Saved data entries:
>>
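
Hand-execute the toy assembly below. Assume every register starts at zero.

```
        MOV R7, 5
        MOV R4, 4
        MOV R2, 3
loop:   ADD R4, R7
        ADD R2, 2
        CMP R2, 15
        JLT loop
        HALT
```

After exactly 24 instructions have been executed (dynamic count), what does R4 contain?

after MOV R7, 5: R7=5
after MOV R4, 4: R4=4
after MOV R2, 3: R2=3
after ADD R4, R7: R4=4+5=9
after ADD R2, 2: R2=3+2=5
CMP R2, 15  (cmp 5,15)
JLT loop: taken
after ADD R4, R7: R4=9+5=14
after ADD R2, 2: R2=5+2=7
CMP R2, 15  (cmp 7,15)
JLT loop: taken
after ADD R4, R7: R4=14+5=19
after ADD R2, 2: R2=7+2=9
CMP R2, 15  (cmp 9,15)
JLT loop: taken
after ADD R4, R7: R4=19+5=24
after ADD R2, 2: R2=9+2=11
CMP R2, 15  (cmp 11,15)
JLT loop: taken
after ADD R4, R7: R4=24+5=29
after ADD R2, 2: R2=11+2=13
CMP R2, 15  (cmp 13,15)
JLT loop: taken
after ADD R4, R7: R4=29+5=34
After step 24: R4 = 34.

34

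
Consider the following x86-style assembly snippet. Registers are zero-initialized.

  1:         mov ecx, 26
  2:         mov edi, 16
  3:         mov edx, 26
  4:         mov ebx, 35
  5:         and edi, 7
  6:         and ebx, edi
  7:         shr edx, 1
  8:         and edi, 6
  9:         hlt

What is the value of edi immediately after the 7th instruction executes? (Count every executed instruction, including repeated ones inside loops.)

0

ecx=26
edi=16
edx=26
ebx=35
edi=16&7=0
ebx=35&0=0
edx=26>>1=13
After step 7: edi = 0.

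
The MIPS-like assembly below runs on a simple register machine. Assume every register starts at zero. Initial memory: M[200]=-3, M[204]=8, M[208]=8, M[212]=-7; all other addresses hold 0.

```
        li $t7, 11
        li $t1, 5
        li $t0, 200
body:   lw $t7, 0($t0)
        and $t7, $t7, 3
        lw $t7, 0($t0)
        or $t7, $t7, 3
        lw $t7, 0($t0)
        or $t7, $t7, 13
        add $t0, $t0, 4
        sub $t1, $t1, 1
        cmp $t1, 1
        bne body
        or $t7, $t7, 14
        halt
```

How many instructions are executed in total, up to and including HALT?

45

after li $t7, 11: $t7=11
after li $t1, 5: $t1=5
after li $t0, 200: $t0=200
after lw $t7, 0($t0): $t7=M[200]=-3
after and $t7, $t7, 3: $t7=(-3)&3=1
after lw $t7, 0($t0): $t7=M[200]=-3
after or $t7, $t7, 3: $t7=(-3)|3=-1
after lw $t7, 0($t0): $t7=M[200]=-3
after or $t7, $t7, 13: $t7=(-3)|13=-3
after add $t0, $t0, 4: $t0=200+4=204
after sub $t1, $t1, 1: $t1=5-1=4
cmp $t1, 1  (cmp 4,1)
bne body: taken
after lw $t7, 0($t0): $t7=M[204]=8
after and $t7, $t7, 3: $t7=8&3=0
after lw $t7, 0($t0): $t7=M[204]=8
after or $t7, $t7, 3: $t7=8|3=11
after lw $t7, 0($t0): $t7=M[204]=8
after or $t7, $t7, 13: $t7=8|13=13
after add $t0, $t0, 4: $t0=204+4=208
after sub $t1, $t1, 1: $t1=4-1=3
cmp $t1, 1  (cmp 3,1)
bne body: taken
after lw $t7, 0($t0): $t7=M[208]=8
after and $t7, $t7, 3: $t7=8&3=0
after lw $t7, 0($t0): $t7=M[208]=8
after or $t7, $t7, 3: $t7=8|3=11
after lw $t7, 0($t0): $t7=M[208]=8
after or $t7, $t7, 13: $t7=8|13=13
after add $t0, $t0, 4: $t0=208+4=212
after sub $t1, $t1, 1: $t1=3-1=2
cmp $t1, 1  (cmp 2,1)
bne body: taken
after lw $t7, 0($t0): $t7=M[212]=-7
after and $t7, $t7, 3: $t7=(-7)&3=1
after lw $t7, 0($t0): $t7=M[212]=-7
after or $t7, $t7, 3: $t7=(-7)|3=-5
after lw $t7, 0($t0): $t7=M[212]=-7
after or $t7, $t7, 13: $t7=(-7)|13=-3
after add $t0, $t0, 4: $t0=212+4=216
after sub $t1, $t1, 1: $t1=2-1=1
cmp $t1, 1  (cmp 1,1)
bne body: not taken
after or $t7, $t7, 14: $t7=(-3)|14=-1
halt.
Total executed instructions: 45.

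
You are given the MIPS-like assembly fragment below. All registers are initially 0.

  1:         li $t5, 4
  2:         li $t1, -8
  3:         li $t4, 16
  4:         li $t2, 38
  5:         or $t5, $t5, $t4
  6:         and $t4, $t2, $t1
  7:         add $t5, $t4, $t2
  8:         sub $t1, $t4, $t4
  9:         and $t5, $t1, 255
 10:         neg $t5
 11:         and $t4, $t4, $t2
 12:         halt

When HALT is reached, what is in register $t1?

after li $t5, 4: $t5=4
after li $t1, -8: $t1=-8
after li $t4, 16: $t4=16
after li $t2, 38: $t2=38
after or $t5, $t5, $t4: $t5=4|16=20
after and $t4, $t2, $t1: $t4=38&(-8)=32
after add $t5, $t4, $t2: $t5=32+38=70
after sub $t1, $t4, $t4: $t1=32-32=0
after and $t5, $t1, 255: $t5=0&255=0
after neg $t5: $t5=-(0)=0
after and $t4, $t4, $t2: $t4=32&38=32
halt.

0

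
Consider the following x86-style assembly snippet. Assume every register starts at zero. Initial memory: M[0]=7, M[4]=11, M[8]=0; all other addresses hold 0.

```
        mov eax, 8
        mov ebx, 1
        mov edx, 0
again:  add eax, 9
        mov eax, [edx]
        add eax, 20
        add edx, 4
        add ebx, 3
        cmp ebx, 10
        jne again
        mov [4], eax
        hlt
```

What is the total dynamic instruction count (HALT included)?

26

mov eax, 8 → eax=8
mov ebx, 1 → ebx=1
mov edx, 0 → edx=0
add eax, 9 → eax=8+9=17
mov eax, [edx] → eax=M[0]=7
add eax, 20 → eax=7+20=27
add edx, 4 → edx=0+4=4
add ebx, 3 → ebx=1+3=4
cmp ebx, 10  (cmp 4,10)
jne again: taken
add eax, 9 → eax=27+9=36
mov eax, [edx] → eax=M[4]=11
add eax, 20 → eax=11+20=31
add edx, 4 → edx=4+4=8
add ebx, 3 → ebx=4+3=7
cmp ebx, 10  (cmp 7,10)
jne again: taken
add eax, 9 → eax=31+9=40
mov eax, [edx] → eax=M[8]=0
add eax, 20 → eax=0+20=20
add edx, 4 → edx=8+4=12
add ebx, 3 → ebx=7+3=10
cmp ebx, 10  (cmp 10,10)
jne again: not taken
mov [4], eax → M[4]=20
halt.
Total executed instructions: 26.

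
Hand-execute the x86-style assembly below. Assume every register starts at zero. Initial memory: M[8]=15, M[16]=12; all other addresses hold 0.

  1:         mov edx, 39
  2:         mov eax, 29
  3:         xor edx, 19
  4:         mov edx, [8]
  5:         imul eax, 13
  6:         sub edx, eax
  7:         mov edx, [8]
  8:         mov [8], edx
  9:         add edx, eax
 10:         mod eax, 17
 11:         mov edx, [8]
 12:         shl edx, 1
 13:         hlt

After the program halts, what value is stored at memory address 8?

15

mov edx, 39 → edx=39
mov eax, 29 → eax=29
xor edx, 19 → edx=39^19=52
mov edx, [8] → edx=M[8]=15
imul eax, 13 → eax=29*13=377
sub edx, eax → edx=15-377=-362
mov edx, [8] → edx=M[8]=15
mov [8], edx → M[8]=15
add edx, eax → edx=15+377=392
mod eax, 17 → eax=377%17=3
mov edx, [8] → edx=M[8]=15
shl edx, 1 → edx=15<<1=30
halt.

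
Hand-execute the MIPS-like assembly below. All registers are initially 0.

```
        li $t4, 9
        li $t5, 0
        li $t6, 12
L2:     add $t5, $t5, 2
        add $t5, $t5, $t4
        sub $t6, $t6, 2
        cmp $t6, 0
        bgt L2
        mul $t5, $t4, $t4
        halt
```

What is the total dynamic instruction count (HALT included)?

35

after li $t4, 9: $t4=9
after li $t5, 0: $t5=0
after li $t6, 12: $t6=12
after add $t5, $t5, 2: $t5=0+2=2
after add $t5, $t5, $t4: $t5=2+9=11
after sub $t6, $t6, 2: $t6=12-2=10
cmp $t6, 0  (cmp 10,0)
bgt L2: taken
after add $t5, $t5, 2: $t5=11+2=13
after add $t5, $t5, $t4: $t5=13+9=22
after sub $t6, $t6, 2: $t6=10-2=8
cmp $t6, 0  (cmp 8,0)
bgt L2: taken
after add $t5, $t5, 2: $t5=22+2=24
after add $t5, $t5, $t4: $t5=24+9=33
after sub $t6, $t6, 2: $t6=8-2=6
cmp $t6, 0  (cmp 6,0)
bgt L2: taken
after add $t5, $t5, 2: $t5=33+2=35
after add $t5, $t5, $t4: $t5=35+9=44
after sub $t6, $t6, 2: $t6=6-2=4
cmp $t6, 0  (cmp 4,0)
bgt L2: taken
after add $t5, $t5, 2: $t5=44+2=46
after add $t5, $t5, $t4: $t5=46+9=55
after sub $t6, $t6, 2: $t6=4-2=2
cmp $t6, 0  (cmp 2,0)
bgt L2: taken
after add $t5, $t5, 2: $t5=55+2=57
after add $t5, $t5, $t4: $t5=57+9=66
after sub $t6, $t6, 2: $t6=2-2=0
cmp $t6, 0  (cmp 0,0)
bgt L2: not taken
after mul $t5, $t4, $t4: $t5=9*9=81
halt.
Total executed instructions: 35.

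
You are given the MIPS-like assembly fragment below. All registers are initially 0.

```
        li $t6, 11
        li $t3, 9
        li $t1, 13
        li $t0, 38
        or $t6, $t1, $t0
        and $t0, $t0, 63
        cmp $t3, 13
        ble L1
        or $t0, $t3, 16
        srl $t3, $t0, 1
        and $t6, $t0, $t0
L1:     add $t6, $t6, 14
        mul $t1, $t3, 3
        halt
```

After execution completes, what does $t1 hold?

after li $t6, 11: $t6=11
after li $t3, 9: $t3=9
after li $t1, 13: $t1=13
after li $t0, 38: $t0=38
after or $t6, $t1, $t0: $t6=13|38=47
after and $t0, $t0, 63: $t0=38&63=38
cmp $t3, 13  (cmp 9,13)
ble L1: taken
after add $t6, $t6, 14: $t6=47+14=61
after mul $t1, $t3, 3: $t1=9*3=27
halt.

27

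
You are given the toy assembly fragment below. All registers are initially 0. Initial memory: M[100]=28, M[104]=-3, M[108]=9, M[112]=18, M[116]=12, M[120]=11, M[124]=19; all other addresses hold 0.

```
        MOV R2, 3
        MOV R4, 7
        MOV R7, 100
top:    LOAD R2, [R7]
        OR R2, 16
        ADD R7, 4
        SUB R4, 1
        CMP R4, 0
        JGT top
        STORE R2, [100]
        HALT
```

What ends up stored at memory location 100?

19

after MOV R2, 3: R2=3
after MOV R4, 7: R4=7
after MOV R7, 100: R7=100
after LOAD R2, [R7]: R2=M[100]=28
after OR R2, 16: R2=28|16=28
after ADD R7, 4: R7=100+4=104
after SUB R4, 1: R4=7-1=6
CMP R4, 0  (cmp 6,0)
JGT top: taken
after LOAD R2, [R7]: R2=M[104]=-3
after OR R2, 16: R2=(-3)|16=-3
after ADD R7, 4: R7=104+4=108
after SUB R4, 1: R4=6-1=5
CMP R4, 0  (cmp 5,0)
JGT top: taken
after LOAD R2, [R7]: R2=M[108]=9
after OR R2, 16: R2=9|16=25
after ADD R7, 4: R7=108+4=112
after SUB R4, 1: R4=5-1=4
CMP R4, 0  (cmp 4,0)
JGT top: taken
after LOAD R2, [R7]: R2=M[112]=18
after OR R2, 16: R2=18|16=18
after ADD R7, 4: R7=112+4=116
after SUB R4, 1: R4=4-1=3
CMP R4, 0  (cmp 3,0)
JGT top: taken
after LOAD R2, [R7]: R2=M[116]=12
after OR R2, 16: R2=12|16=28
after ADD R7, 4: R7=116+4=120
after SUB R4, 1: R4=3-1=2
CMP R4, 0  (cmp 2,0)
JGT top: taken
after LOAD R2, [R7]: R2=M[120]=11
after OR R2, 16: R2=11|16=27
after ADD R7, 4: R7=120+4=124
after SUB R4, 1: R4=2-1=1
CMP R4, 0  (cmp 1,0)
JGT top: taken
after LOAD R2, [R7]: R2=M[124]=19
after OR R2, 16: R2=19|16=19
after ADD R7, 4: R7=124+4=128
after SUB R4, 1: R4=1-1=0
CMP R4, 0  (cmp 0,0)
JGT top: not taken
STORE R2, [100] → M[100]=19
halt.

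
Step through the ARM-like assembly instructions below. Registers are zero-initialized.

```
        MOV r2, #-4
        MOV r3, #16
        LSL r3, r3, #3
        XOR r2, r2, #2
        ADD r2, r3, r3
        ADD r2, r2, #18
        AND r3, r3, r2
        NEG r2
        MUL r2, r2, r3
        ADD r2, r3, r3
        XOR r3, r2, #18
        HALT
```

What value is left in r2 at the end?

after MOV r2, #-4: r2=-4
after MOV r3, #16: r3=16
after LSL r3, r3, #3: r3=16<<3=128
after XOR r2, r2, #2: r2=(-4)^2=-2
after ADD r2, r3, r3: r2=128+128=256
after ADD r2, r2, #18: r2=256+18=274
after AND r3, r3, r2: r3=128&274=0
after NEG r2: r2=-(274)=-274
after MUL r2, r2, r3: r2=(-274)*0=0
after ADD r2, r3, r3: r2=0+0=0
after XOR r3, r2, #18: r3=0^18=18
halt.

0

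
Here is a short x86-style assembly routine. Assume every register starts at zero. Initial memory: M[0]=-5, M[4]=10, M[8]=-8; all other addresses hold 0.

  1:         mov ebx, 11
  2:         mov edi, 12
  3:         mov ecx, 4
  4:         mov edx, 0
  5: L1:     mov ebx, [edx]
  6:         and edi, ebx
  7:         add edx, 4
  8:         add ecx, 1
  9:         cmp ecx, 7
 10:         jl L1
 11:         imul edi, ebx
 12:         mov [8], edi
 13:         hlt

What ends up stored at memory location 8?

-64

ebx=11
edi=12
ecx=4
edx=0
ebx=M[0]=-5
edi=12&(-5)=8
edx=0+4=4
ecx=4+1=5
cmp ecx, 7  (cmp 5,7)
jl L1: taken
ebx=M[4]=10
edi=8&10=8
edx=4+4=8
ecx=5+1=6
cmp ecx, 7  (cmp 6,7)
jl L1: taken
ebx=M[8]=-8
edi=8&(-8)=8
edx=8+4=12
ecx=6+1=7
cmp ecx, 7  (cmp 7,7)
jl L1: not taken
edi=8*(-8)=-64
mov [8], edi → M[8]=-64
halt.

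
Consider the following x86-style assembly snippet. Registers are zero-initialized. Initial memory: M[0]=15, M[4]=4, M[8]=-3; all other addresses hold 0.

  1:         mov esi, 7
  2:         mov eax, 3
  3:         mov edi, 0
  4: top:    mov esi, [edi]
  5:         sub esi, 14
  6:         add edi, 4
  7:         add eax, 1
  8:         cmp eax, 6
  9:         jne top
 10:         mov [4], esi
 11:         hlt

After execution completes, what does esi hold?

-17

esi=7
eax=3
edi=0
esi=M[0]=15
esi=15-14=1
edi=0+4=4
eax=3+1=4
cmp eax, 6  (cmp 4,6)
jne top: taken
esi=M[4]=4
esi=4-14=-10
edi=4+4=8
eax=4+1=5
cmp eax, 6  (cmp 5,6)
jne top: taken
esi=M[8]=-3
esi=(-3)-14=-17
edi=8+4=12
eax=5+1=6
cmp eax, 6  (cmp 6,6)
jne top: not taken
mov [4], esi → M[4]=-17
halt.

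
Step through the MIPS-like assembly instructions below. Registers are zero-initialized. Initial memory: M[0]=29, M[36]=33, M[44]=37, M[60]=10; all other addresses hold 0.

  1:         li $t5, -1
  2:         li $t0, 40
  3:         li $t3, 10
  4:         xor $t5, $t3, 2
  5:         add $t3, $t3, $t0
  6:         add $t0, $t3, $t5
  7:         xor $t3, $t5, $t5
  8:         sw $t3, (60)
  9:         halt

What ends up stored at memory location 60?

$t5=-1
$t0=40
$t3=10
$t5=10^2=8
$t3=10+40=50
$t0=50+8=58
$t3=8^8=0
sw $t3, (60) → M[60]=0
halt.

0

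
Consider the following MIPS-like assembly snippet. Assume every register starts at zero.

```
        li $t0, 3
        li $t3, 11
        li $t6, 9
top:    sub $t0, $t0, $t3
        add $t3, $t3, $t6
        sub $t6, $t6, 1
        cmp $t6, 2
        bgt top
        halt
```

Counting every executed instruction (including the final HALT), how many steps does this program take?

$t0=3
$t3=11
$t6=9
$t0=3-11=-8
$t3=11+9=20
$t6=9-1=8
cmp $t6, 2  (cmp 8,2)
bgt top: taken
$t0=(-8)-20=-28
$t3=20+8=28
$t6=8-1=7
cmp $t6, 2  (cmp 7,2)
bgt top: taken
$t0=(-28)-28=-56
$t3=28+7=35
$t6=7-1=6
cmp $t6, 2  (cmp 6,2)
bgt top: taken
$t0=(-56)-35=-91
$t3=35+6=41
$t6=6-1=5
cmp $t6, 2  (cmp 5,2)
bgt top: taken
$t0=(-91)-41=-132
$t3=41+5=46
$t6=5-1=4
cmp $t6, 2  (cmp 4,2)
bgt top: taken
$t0=(-132)-46=-178
$t3=46+4=50
$t6=4-1=3
cmp $t6, 2  (cmp 3,2)
bgt top: taken
$t0=(-178)-50=-228
$t3=50+3=53
$t6=3-1=2
cmp $t6, 2  (cmp 2,2)
bgt top: not taken
halt.
Total executed instructions: 39.

39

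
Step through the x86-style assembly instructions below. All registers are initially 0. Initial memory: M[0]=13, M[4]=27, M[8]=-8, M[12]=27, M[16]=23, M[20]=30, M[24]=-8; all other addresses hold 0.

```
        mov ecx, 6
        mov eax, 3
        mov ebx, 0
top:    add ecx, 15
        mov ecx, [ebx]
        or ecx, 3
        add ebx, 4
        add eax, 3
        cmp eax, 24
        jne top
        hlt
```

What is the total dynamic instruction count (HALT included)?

ecx=6
eax=3
ebx=0
ecx=6+15=21
ecx=M[0]=13
ecx=13|3=15
ebx=0+4=4
eax=3+3=6
cmp eax, 24  (cmp 6,24)
jne top: taken
ecx=15+15=30
ecx=M[4]=27
ecx=27|3=27
ebx=4+4=8
eax=6+3=9
cmp eax, 24  (cmp 9,24)
jne top: taken
ecx=27+15=42
ecx=M[8]=-8
ecx=(-8)|3=-5
ebx=8+4=12
eax=9+3=12
cmp eax, 24  (cmp 12,24)
jne top: taken
ecx=(-5)+15=10
ecx=M[12]=27
ecx=27|3=27
ebx=12+4=16
eax=12+3=15
cmp eax, 24  (cmp 15,24)
jne top: taken
ecx=27+15=42
ecx=M[16]=23
ecx=23|3=23
ebx=16+4=20
eax=15+3=18
cmp eax, 24  (cmp 18,24)
jne top: taken
ecx=23+15=38
ecx=M[20]=30
ecx=30|3=31
ebx=20+4=24
eax=18+3=21
cmp eax, 24  (cmp 21,24)
jne top: taken
ecx=31+15=46
ecx=M[24]=-8
ecx=(-8)|3=-5
ebx=24+4=28
eax=21+3=24
cmp eax, 24  (cmp 24,24)
jne top: not taken
halt.
Total executed instructions: 53.

53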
<<
§ **WHAT IS EXPECTED**:
The answer must consist of each line from the entries that contains the string "Hand".

§ **REPLY**:
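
Hand-execute the toy assembly below. Assume every register starts at zero.
Hand-execute the x86-style assembly below. Assume every register starts at zero. Initial memory: M[8]=15, M[16]=12; all other addresses hold 0.
Hand-execute the MIPS-like assembly below. All registers are initially 0.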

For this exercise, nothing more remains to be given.